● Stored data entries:
──────────

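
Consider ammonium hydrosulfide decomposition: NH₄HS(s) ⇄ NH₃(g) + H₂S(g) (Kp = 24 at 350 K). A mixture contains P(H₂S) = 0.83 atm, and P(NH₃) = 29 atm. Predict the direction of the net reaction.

(NH₄HS is a pure solid — omitted from Qp.)
Qp = P(NH₃)·P(H₂S) = (29)·(0.83) = 24
Qp = 24 = Kp, so the system is already at equilibrium.

at equilibrium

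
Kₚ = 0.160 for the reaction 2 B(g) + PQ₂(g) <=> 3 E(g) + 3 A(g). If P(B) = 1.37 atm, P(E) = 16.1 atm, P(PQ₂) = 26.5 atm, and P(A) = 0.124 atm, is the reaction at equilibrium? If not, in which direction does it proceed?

Qₚ = P(E)³·P(A)³ / (P(B)²·P(PQ₂)) = (16.1)³·(0.124)³ / ((1.37)²·(26.5)) = 0.160
Qₚ = 0.160 = Kₚ, so the system is already at equilibrium.

at equilibrium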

──────────

● TASK STATEMENT:
Every single entry above has to be copied exactly.

● ANSWER:
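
Consider ammonium hydrosulfide decomposition: NH₄HS(s) ⇄ NH₃(g) + H₂S(g) (Kp = 24 at 350 K). A mixture contains P(H₂S) = 0.83 atm, and P(NH₃) = 29 atm. Predict the direction of the net reaction.

(NH₄HS is a pure solid — omitted from Qp.)
Qp = P(NH₃)·P(H₂S) = (29)·(0.83) = 24
Qp = 24 = Kp, so the system is already at equilibrium.

at equilibrium

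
Kₚ = 0.160 for the reaction 2 B(g) + PQ₂(g) <=> 3 E(g) + 3 A(g). If P(B) = 1.37 atm, P(E) = 16.1 atm, P(PQ₂) = 26.5 atm, and P(A) = 0.124 atm, is the reaction at equilibrium? If not, in which direction does it proceed?

Qₚ = P(E)³·P(A)³ / (P(B)²·P(PQ₂)) = (16.1)³·(0.124)³ / ((1.37)²·(26.5)) = 0.160
Qₚ = 0.160 = Kₚ, so the system is already at equilibrium.

at equilibrium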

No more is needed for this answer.